→ **Aim of the exercise**:
Would you repeat exactly the part of the listing below that runs from the line containing "The membership figures" down to the line containing "Oakdale = 187177, Rivermont", inclusive, and nothing else?

Exercise data section start

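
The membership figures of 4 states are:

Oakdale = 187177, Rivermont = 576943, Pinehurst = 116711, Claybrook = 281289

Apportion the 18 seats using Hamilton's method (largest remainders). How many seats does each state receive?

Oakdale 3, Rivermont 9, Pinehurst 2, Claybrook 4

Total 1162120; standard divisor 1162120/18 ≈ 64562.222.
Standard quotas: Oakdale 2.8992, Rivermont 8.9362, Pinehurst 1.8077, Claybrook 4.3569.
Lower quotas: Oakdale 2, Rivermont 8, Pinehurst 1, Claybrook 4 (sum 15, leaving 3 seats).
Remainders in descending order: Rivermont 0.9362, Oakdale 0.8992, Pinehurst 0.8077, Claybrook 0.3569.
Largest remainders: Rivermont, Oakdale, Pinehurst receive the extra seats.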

Exercise data section end
Exercise data section start

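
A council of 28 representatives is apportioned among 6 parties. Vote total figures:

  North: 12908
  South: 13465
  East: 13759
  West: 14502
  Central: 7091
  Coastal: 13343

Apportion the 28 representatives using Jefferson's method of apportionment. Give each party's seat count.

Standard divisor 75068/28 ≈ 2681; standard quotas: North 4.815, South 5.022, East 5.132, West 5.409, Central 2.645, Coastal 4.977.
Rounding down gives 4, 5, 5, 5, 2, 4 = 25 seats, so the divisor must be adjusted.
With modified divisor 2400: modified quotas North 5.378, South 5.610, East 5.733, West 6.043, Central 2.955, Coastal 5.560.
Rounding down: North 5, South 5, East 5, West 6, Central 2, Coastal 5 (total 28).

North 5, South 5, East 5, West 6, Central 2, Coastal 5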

Exercise data section end

→ **Your response**:
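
The membership figures of 4 states are:

Oakdale = 187177, Rivermont = 576943, Pinehurst = 116711, Claybrook = 281289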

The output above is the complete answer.